WORK TO BE COMPLETED: Take the entries below and print only the lines from the one with "if ((q - s) <= 10)" through the one with "transactions are 64-byte", exactly as they stand, both ends included.

DATASET RECORDS:

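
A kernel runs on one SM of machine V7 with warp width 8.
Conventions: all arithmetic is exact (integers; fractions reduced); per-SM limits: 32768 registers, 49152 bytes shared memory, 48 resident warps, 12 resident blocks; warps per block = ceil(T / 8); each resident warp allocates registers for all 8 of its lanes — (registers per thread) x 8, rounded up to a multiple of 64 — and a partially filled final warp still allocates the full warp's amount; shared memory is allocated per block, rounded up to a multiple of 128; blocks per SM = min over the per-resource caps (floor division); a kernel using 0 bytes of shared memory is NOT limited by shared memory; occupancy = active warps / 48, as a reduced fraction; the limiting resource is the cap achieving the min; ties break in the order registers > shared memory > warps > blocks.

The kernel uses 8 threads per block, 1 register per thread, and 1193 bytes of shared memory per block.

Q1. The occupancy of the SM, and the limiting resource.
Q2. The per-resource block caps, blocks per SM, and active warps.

Answer: occupancy 1/4, limited by blocks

registers: 512 blocks
shared memory: 38 blocks
warps: 48 blocks
blocks: 12 blocks

Answer: 12 blocks, 12 active warps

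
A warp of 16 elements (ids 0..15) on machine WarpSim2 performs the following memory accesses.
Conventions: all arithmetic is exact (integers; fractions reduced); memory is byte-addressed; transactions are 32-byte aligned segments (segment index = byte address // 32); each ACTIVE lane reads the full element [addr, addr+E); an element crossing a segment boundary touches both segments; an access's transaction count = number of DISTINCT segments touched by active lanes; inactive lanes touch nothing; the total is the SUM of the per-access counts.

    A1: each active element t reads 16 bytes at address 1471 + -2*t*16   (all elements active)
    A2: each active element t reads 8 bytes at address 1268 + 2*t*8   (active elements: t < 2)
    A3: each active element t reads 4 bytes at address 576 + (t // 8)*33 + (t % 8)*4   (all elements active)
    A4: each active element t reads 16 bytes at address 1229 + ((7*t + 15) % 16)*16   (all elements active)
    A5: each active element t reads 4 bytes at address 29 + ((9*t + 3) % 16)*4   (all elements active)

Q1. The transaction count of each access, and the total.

A1: 17 transactions
A2: 2 transactions
A3: 3 transactions
A4: 9 transactions
A5: 3 transactions

Answer: 17,2,3,9,3; total 34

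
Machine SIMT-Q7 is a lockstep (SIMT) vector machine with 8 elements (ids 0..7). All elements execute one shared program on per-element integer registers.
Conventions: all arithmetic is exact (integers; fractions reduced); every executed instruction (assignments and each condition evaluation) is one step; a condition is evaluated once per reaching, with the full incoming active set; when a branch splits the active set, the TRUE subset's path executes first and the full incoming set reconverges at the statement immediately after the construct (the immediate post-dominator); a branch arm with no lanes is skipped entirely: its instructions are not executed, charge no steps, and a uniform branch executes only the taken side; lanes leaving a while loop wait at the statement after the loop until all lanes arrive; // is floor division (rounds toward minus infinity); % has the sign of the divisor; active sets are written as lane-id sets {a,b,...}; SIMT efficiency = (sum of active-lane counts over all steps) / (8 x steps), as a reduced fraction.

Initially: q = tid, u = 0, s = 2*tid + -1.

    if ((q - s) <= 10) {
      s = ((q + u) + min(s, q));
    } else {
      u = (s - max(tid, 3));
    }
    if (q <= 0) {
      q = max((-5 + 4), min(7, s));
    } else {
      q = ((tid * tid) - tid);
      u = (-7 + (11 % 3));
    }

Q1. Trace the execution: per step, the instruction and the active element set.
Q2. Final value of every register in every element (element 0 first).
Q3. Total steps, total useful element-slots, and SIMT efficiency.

step 0: eval ((q - s) <= 10)         {0,1,2,3,4,5,6,7}
step 1: s <- ((q + u) + min(s, q))   {0,1,2,3,4,5,6,7}
step 2: eval (q <= 0)                {0,1,2,3,4,5,6,7}
step 3: q <- max((-5 + 4), min(7, s)) {0}
step 4: q <- ((tid * tid) - tid)     {1,2,3,4,5,6,7}
step 5: u <- (-7 + (11 % 3))         {1,2,3,4,5,6,7}

Answer: 6 steps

q: -1,0,2,6,12,20,30,42
u: 0,-5,-5,-5,-5,-5,-5,-5
s: -1,2,4,6,8,10,12,14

steps = 6; useful = 39; efficiency = 39/48 = 13/16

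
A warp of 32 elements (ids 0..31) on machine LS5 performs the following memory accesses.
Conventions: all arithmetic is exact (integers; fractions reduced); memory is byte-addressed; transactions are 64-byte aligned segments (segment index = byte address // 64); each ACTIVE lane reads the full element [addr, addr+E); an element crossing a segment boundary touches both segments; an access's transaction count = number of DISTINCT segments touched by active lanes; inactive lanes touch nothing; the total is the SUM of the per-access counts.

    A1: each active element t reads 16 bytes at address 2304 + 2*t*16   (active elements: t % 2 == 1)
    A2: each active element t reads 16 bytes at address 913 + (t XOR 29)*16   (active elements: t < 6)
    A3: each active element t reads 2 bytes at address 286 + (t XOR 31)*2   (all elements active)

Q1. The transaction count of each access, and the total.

A1: 16 transactions
A2: 3 transactions
A3: 2 transactions

Answer: 16,3,2; total 21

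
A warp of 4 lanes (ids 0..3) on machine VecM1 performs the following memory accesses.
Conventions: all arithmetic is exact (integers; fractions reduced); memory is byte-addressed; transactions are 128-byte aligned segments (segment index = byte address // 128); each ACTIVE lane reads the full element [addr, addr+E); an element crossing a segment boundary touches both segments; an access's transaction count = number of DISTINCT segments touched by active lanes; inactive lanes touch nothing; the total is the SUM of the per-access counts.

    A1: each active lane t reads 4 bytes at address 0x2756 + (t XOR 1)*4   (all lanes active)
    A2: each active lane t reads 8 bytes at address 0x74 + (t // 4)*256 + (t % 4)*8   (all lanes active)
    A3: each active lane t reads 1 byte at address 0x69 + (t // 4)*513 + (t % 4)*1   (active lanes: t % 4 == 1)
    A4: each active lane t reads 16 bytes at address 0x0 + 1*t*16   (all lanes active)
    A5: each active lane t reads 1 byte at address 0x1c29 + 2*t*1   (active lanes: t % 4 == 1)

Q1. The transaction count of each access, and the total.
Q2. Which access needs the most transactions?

A1: 1 transaction
A2: 2 transactions
A3: 1 transaction
A4: 1 transaction
A5: 1 transaction

Answer: 1,2,1,1,1; total 6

Answer: A2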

EXPECTED OUTPUT:
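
    if ((q - s) <= 10) {
      s = ((q + u) + min(s, q));
    } else {
      u = (s - max(tid, 3));
    }
    if (q <= 0) {
      q = max((-5 + 4), min(7, s));
    } else {
      q = ((tid * tid) - tid);
      u = (-7 + (11 % 3));
    }

Q1. Trace the execution: per step, the instruction and the active element set.
Q2. Final value of every register in every element (element 0 first).
Q3. Total steps, total useful element-slots, and SIMT efficiency.

step 0: eval ((q - s) <= 10)         {0,1,2,3,4,5,6,7}
step 1: s <- ((q + u) + min(s, q))   {0,1,2,3,4,5,6,7}
step 2: eval (q <= 0)                {0,1,2,3,4,5,6,7}
step 3: q <- max((-5 + 4), min(7, s)) {0}
step 4: q <- ((tid * tid) - tid)     {1,2,3,4,5,6,7}
step 5: u <- (-7 + (11 % 3))         {1,2,3,4,5,6,7}

Answer: 6 steps

q: -1,0,2,6,12,20,30,42
u: 0,-5,-5,-5,-5,-5,-5,-5
s: -1,2,4,6,8,10,12,14

steps = 6; useful = 39; efficiency = 39/48 = 13/16

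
A warp of 32 elements (ids 0..31) on machine LS5 performs the following memory accesses.
Conventions: all arithmetic is exact (integers; fractions reduced); memory is byte-addressed; transactions are 64-byte aligned segments (segment index = byte address // 64); each ACTIVE lane reads the full element [addr, addr+E); an element crossing a segment boundary touches both segments; an access's transaction count = number of DISTINCT segments touched by active lanes; inactive lanes touch nothing; the total is the SUM of the per-access counts.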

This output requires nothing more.